Your assignment: The lines to copy from the listing below are those that contain the string "then".
+ + + +
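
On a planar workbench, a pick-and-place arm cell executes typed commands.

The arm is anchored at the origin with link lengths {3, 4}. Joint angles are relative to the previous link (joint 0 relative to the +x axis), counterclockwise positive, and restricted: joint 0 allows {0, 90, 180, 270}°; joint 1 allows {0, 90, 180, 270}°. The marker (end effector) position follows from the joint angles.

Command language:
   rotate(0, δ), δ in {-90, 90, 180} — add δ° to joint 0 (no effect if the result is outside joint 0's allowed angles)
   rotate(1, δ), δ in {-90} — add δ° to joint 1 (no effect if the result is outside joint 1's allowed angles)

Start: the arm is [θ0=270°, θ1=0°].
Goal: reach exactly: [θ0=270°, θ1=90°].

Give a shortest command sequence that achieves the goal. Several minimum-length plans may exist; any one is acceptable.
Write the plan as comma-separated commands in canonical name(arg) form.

rotate(1, -90), rotate(1, -90), rotate(1, -90)

from: [θ0=270°, θ1=0°]
t=1 rotate(1, -90) ⇒ [θ0=270°, θ1=270°]
t=2 rotate(1, -90) ⇒ [θ0=270°, θ1=180°]
t=3 rotate(1, -90) ⇒ [θ0=270°, θ1=90°]
shorter routes all fall short; 3 is best.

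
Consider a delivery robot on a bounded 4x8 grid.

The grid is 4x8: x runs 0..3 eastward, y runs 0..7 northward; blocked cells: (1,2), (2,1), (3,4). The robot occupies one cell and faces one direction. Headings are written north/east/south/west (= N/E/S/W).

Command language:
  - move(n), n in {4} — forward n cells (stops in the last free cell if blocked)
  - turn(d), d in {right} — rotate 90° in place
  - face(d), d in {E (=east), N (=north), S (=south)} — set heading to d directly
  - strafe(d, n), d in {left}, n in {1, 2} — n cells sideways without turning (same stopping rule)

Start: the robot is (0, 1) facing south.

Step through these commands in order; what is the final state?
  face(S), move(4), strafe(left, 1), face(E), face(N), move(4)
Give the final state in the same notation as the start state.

(1, 1) facing north

begin: (0, 1) facing south
step 1 (face(S)): (0, 1) facing south
step 2 (move(4)): (0, 0) facing south
step 3 (strafe(left, 1)): (1, 0) facing south
step 4 (face(E)): (1, 0) facing east
step 5 (face(N)): (1, 0) facing north
step 6 (move(4)): (1, 1) facing north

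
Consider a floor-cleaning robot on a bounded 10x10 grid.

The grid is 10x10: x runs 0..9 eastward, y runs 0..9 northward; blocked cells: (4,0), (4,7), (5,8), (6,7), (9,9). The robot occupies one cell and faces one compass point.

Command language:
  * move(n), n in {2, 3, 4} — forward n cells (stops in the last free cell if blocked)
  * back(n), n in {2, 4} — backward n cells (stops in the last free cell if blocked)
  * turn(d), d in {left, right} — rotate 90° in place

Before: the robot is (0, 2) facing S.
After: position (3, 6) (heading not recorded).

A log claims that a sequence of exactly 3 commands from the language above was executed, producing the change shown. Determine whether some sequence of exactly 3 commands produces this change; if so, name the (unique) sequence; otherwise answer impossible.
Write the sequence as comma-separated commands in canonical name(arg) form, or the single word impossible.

key: running move(3) before back(4) would end elsewhere — order is forced
initial: (0, 2) facing S
step 1 (back(4)): (0, 6) facing S
step 2 (turn(left)): (0, 6) facing E
step 3 (move(3)): (3, 6) facing E
all 343 alternatives checked — unique.

back(4), turn(left), move(3)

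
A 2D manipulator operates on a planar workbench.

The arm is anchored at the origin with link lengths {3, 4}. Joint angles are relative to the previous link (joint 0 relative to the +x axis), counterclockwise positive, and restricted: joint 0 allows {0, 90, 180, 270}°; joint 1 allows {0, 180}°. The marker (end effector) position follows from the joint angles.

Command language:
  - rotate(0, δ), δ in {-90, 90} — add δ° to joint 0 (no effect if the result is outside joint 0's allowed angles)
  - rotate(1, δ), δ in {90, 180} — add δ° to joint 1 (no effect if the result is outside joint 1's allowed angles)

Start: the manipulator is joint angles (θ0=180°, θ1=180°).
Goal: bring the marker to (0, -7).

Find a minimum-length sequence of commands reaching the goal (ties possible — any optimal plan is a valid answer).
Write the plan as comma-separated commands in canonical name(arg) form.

start: joint angles (θ0=180°, θ1=180°)
step 1 (rotate(1, 180)): joint angles (θ0=180°, θ1=0°)
step 2 (rotate(0, 90)): joint angles (θ0=270°, θ1=0°)
no 1-step plan works, so 2 is optimal.

rotate(1, 180), rotate(0, 90)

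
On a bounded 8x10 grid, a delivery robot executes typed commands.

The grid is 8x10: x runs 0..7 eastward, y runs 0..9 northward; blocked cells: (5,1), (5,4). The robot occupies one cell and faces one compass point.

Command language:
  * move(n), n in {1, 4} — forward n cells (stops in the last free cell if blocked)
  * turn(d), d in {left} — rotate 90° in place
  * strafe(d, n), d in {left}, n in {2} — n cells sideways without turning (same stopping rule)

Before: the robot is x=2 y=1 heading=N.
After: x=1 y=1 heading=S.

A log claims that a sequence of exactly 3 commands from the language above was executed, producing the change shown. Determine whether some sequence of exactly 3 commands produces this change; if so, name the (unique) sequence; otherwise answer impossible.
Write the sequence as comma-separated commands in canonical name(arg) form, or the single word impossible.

turn(left), move(1), turn(left)

key: position moved to (1,1) AND the heading swung to S — translation plus rotation needed
t0: x=2 y=1 heading=N
1. turn(left) → x=2 y=1 heading=W
2. move(1) → x=1 y=1 heading=W
3. turn(left) → x=1 y=1 heading=S
all 64 alternatives checked — unique.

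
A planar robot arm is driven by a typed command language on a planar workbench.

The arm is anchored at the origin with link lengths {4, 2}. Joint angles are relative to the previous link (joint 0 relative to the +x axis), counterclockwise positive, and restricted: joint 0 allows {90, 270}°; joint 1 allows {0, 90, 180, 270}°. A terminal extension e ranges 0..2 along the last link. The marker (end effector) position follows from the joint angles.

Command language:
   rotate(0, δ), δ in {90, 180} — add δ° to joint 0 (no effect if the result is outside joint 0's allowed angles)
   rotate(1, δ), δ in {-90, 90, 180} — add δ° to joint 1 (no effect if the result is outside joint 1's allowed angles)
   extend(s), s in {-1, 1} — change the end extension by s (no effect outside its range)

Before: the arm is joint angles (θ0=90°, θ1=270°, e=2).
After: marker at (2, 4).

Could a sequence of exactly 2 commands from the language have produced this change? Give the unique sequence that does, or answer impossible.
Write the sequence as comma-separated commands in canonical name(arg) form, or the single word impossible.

initial: joint angles (θ0=90°, θ1=270°, e=2)
step 1 (extend(-1)): joint angles (θ0=90°, θ1=270°, e=1)
step 2 (extend(-1)): joint angles (θ0=90°, θ1=270°, e=0)
no rival 2-sequence matches.

extend(-1), extend(-1)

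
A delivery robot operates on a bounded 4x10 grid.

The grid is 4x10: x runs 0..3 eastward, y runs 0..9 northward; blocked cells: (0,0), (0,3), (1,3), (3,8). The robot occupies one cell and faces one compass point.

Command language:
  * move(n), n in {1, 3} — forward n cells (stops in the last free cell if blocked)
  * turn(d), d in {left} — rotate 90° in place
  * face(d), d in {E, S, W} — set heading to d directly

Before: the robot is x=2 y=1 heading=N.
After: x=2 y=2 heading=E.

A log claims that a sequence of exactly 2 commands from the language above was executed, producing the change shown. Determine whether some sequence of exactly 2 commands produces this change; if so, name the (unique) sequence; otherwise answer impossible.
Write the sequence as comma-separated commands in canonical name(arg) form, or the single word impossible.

key: cell and facing (now E) both changed — the 2 commands mix motion and turning
begin: x=2 y=1 heading=N
[1] after move(1): x=2 y=2 heading=N
[2] after face(E): x=2 y=2 heading=E
uniquely the one of 36 2-step routes that fits.

move(1), face(E)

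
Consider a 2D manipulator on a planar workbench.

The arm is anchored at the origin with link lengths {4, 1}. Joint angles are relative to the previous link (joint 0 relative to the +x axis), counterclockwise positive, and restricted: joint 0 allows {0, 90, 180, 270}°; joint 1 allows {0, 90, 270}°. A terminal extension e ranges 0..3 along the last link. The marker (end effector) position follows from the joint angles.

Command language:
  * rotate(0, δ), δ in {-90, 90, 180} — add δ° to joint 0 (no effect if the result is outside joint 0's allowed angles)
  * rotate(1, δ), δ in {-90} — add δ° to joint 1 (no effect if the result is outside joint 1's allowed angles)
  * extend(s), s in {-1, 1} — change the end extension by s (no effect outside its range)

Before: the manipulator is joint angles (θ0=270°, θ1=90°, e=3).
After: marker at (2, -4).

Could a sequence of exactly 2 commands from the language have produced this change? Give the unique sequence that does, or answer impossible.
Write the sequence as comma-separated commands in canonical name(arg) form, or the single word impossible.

extend(-1), extend(-1)

from: joint angles (θ0=270°, θ1=90°, e=3)
1. extend(-1) → joint angles (θ0=270°, θ1=90°, e=2)
2. extend(-1) → joint angles (θ0=270°, θ1=90°, e=1)
all 36 alternatives checked — unique.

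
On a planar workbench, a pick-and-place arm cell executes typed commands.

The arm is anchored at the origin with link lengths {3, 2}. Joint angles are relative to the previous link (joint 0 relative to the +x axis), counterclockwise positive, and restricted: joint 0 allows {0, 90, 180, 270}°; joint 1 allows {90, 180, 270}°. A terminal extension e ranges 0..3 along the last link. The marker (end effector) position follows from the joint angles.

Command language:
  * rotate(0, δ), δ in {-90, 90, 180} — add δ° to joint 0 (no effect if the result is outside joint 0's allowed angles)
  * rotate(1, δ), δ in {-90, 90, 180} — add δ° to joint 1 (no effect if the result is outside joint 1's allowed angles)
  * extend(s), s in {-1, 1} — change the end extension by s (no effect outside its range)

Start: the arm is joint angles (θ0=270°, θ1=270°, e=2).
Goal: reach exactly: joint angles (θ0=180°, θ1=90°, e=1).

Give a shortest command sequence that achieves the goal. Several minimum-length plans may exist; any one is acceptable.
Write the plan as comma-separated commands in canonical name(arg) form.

extend(-1), rotate(1, 180), rotate(0, -90)

start: joint angles (θ0=270°, θ1=270°, e=2)
step 1 (extend(-1)): joint angles (θ0=270°, θ1=270°, e=1)
step 2 (rotate(1, 180)): joint angles (θ0=270°, θ1=90°, e=1)
step 3 (rotate(0, -90)): joint angles (θ0=180°, θ1=90°, e=1)
shorter routes all fall short; 3 is best.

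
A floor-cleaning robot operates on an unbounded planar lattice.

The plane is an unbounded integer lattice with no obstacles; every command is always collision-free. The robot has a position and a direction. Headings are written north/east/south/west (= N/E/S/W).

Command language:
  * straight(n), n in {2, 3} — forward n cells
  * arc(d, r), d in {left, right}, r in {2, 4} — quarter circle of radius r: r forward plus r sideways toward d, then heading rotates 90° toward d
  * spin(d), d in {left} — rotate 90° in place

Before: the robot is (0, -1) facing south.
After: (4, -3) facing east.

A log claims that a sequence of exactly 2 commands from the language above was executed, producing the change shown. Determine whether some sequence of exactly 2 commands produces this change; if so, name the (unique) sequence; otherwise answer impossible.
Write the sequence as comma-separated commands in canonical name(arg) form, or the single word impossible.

arc(left, 2), straight(2)

key: position moved to (4,-3) AND the heading swung to E — translation plus rotation needed
initial: (0, -1) facing south
step 1 (arc(left, 2)): (2, -3) facing east
step 2 (straight(2)): (4, -3) facing east
uniquely the one of 49 2-step routes that fits.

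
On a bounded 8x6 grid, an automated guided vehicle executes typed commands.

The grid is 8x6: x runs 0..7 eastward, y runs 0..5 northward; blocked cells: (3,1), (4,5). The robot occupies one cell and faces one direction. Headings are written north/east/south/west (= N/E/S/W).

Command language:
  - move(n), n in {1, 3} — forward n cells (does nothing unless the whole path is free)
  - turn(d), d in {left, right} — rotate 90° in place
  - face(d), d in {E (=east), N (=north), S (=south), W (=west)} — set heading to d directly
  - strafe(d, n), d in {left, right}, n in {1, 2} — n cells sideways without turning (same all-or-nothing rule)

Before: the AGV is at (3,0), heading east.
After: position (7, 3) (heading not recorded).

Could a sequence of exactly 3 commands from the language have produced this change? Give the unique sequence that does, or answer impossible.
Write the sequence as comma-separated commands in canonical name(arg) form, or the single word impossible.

impossible

every 3-command combo misses the target.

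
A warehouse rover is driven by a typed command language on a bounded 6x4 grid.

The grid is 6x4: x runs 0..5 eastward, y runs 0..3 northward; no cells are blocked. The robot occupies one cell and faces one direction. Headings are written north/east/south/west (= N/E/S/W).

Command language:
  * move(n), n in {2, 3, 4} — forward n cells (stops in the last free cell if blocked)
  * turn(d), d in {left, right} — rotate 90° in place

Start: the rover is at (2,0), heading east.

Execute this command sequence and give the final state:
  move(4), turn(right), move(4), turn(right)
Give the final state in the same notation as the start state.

initial: at (2,0), heading east
step 1 (move(4)): at (5,0), heading east
step 2 (turn(right)): at (5,0), heading south
step 3 (move(4)): at (5,0), heading south
step 4 (turn(right)): at (5,0), heading west

at (5,0), heading west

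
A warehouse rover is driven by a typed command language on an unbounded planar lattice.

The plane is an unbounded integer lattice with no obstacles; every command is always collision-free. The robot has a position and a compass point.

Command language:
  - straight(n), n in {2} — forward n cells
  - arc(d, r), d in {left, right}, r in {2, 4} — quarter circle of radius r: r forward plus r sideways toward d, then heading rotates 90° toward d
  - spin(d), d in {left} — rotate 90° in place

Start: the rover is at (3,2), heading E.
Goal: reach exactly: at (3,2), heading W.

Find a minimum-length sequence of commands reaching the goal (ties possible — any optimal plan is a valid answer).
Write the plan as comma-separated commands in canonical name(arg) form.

initial: at (3,2), heading E
step 1 (spin(left)): at (3,2), heading N
step 2 (spin(left)): at (3,2), heading W
minimal: 2 command(s), checked below 2.

spin(left), spin(left)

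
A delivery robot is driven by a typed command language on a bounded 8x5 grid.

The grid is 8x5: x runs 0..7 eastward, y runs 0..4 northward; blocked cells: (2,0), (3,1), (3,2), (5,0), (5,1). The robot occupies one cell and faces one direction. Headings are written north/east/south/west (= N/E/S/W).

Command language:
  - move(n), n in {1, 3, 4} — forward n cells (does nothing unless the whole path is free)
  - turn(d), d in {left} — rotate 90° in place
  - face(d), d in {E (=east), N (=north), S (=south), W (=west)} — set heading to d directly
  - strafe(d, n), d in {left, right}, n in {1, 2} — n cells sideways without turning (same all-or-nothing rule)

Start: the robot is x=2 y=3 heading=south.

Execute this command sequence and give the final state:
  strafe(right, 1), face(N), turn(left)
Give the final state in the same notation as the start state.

start: x=2 y=3 heading=south
1. strafe(right, 1) → x=1 y=3 heading=south
2. face(N) → x=1 y=3 heading=north
3. turn(left) → x=1 y=3 heading=west

x=1 y=3 heading=west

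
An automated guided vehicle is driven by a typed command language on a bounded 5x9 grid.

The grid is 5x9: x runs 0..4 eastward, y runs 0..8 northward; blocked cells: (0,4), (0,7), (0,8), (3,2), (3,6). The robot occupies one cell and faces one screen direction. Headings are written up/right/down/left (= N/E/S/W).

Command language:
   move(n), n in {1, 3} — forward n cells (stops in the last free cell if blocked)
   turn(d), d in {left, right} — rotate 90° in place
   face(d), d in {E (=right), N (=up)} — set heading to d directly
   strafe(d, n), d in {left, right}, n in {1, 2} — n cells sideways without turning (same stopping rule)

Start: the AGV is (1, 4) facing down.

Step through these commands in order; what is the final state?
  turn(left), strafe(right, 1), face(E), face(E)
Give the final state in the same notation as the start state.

t0: (1, 4) facing down
step 1 (turn(left)): (1, 4) facing right
step 2 (strafe(right, 1)): (1, 3) facing right
step 3 (face(E)): (1, 3) facing right
step 4 (face(E)): (1, 3) facing right

(1, 3) facing right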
+ + + +
Task answer:
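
  * arc(d, r), d in {left, right}, r in {2, 4} — quarter circle of radius r: r forward plus r sideways toward d, then heading rotates 90° toward d
  - arc(d, r), d in {left, right}, r in {2, 4} — quarter circle of radius r: r forward plus r sideways toward d, then heading rotates 90° toward d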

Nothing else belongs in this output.